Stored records
"""

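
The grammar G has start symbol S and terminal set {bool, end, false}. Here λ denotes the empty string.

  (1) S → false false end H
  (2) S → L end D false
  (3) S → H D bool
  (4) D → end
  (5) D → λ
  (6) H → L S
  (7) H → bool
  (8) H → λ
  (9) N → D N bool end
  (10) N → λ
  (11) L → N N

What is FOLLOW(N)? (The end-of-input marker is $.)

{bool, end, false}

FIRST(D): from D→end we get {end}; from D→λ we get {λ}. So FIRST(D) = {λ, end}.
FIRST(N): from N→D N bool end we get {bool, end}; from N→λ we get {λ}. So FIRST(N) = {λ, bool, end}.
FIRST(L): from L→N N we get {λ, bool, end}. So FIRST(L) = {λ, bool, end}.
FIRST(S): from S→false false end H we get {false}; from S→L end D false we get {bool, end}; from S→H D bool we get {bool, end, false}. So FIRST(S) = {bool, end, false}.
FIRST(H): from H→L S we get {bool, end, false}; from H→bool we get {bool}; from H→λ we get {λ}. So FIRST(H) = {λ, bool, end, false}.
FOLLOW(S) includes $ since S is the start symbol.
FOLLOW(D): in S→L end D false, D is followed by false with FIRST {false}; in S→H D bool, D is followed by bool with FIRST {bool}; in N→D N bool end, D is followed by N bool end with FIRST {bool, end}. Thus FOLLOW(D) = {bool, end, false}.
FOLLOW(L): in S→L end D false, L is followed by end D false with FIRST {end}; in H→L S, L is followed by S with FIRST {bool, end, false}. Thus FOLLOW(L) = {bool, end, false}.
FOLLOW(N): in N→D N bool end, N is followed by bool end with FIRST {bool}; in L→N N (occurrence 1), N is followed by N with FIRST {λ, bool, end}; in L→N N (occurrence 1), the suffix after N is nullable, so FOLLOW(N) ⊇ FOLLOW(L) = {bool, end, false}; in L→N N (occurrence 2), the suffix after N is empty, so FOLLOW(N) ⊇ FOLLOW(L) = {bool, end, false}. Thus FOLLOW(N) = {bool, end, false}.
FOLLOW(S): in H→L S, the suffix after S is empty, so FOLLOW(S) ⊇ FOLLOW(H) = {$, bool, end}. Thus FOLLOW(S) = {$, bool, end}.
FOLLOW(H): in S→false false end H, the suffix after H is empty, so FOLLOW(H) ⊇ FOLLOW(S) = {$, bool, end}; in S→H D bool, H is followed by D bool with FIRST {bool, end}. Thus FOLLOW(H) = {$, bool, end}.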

"""

**Exercise directions:** Using only the entries above, output the line with "(4) D → end", the line with "(11) L → N N", and all lines between them, exactly as they stand.

**Reply to the task:**
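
  (4) D → end
  (5) D → λ
  (6) H → L S
  (7) H → bool
  (8) H → λ
  (9) N → D N bool end
  (10) N → λ
  (11) L → N N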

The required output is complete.